"""
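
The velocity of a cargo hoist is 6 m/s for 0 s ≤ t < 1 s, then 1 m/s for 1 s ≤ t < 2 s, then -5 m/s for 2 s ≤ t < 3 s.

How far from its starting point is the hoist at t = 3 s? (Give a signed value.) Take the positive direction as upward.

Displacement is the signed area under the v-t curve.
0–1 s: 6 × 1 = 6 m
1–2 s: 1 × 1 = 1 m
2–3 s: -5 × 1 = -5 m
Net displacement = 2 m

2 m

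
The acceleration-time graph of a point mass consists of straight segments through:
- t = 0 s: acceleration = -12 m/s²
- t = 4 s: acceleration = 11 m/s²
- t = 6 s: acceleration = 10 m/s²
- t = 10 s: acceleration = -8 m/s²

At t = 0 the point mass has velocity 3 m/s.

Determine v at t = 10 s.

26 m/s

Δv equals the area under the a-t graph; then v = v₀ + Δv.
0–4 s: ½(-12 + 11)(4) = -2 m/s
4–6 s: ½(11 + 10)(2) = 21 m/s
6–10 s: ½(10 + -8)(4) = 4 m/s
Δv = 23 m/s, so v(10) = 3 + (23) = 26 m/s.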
"""
"""
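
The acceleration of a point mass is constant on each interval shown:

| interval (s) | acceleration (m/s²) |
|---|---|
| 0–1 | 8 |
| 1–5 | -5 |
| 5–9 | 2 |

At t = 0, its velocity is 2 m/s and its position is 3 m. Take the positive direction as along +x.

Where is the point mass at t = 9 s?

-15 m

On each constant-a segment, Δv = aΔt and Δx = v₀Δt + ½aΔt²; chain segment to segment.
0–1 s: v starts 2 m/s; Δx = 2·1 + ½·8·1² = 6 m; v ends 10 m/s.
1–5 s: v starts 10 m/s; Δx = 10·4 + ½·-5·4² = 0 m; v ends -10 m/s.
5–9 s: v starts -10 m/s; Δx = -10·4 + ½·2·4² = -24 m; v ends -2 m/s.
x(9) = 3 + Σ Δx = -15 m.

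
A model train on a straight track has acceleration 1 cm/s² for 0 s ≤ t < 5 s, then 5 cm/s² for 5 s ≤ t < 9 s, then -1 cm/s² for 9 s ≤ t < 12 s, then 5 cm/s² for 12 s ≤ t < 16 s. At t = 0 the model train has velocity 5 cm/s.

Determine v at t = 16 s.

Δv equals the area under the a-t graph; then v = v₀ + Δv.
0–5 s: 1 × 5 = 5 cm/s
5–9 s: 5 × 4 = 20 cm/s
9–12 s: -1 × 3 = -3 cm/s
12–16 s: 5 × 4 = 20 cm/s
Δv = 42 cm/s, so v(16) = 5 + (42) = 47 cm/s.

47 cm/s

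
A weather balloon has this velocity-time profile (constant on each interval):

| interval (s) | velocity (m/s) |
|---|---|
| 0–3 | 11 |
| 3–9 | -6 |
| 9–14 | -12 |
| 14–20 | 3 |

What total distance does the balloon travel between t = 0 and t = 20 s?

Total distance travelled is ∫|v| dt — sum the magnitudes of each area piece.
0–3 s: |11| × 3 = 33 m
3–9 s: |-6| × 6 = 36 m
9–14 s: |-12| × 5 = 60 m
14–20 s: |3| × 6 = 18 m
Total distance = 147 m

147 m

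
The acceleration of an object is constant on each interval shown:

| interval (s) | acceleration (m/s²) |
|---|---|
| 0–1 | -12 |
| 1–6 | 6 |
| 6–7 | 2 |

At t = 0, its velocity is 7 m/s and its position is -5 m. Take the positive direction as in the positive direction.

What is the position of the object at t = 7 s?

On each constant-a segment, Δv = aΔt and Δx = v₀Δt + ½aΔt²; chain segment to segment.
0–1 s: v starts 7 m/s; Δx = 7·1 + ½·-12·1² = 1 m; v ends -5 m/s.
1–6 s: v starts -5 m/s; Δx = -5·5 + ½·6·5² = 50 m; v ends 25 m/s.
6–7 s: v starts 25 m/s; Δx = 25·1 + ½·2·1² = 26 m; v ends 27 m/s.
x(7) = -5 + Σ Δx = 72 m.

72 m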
"""
"""
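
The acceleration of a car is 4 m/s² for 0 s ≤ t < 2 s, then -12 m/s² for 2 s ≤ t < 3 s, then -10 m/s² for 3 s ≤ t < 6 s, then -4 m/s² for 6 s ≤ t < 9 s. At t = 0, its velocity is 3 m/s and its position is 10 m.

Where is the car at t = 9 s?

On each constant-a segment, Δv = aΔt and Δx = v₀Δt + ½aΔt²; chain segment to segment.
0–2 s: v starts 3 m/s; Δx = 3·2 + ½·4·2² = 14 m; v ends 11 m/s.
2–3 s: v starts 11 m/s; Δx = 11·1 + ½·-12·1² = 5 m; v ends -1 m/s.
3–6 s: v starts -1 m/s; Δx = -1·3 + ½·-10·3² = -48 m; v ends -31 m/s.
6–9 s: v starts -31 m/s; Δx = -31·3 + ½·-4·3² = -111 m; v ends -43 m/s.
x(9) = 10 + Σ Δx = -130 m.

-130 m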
"""
■ TASK ITEM: Scan the entries above and show each line that contains the word "interval".

■ TASK RESPONSE:
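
The acceleration of a point mass is constant on each interval shown:
| interval (s) | acceleration (m/s²) |
A weather balloon has this velocity-time profile (constant on each interval):
| interval (s) | velocity (m/s) |
The acceleration of an object is constant on each interval shown:
| interval (s) | acceleration (m/s²) |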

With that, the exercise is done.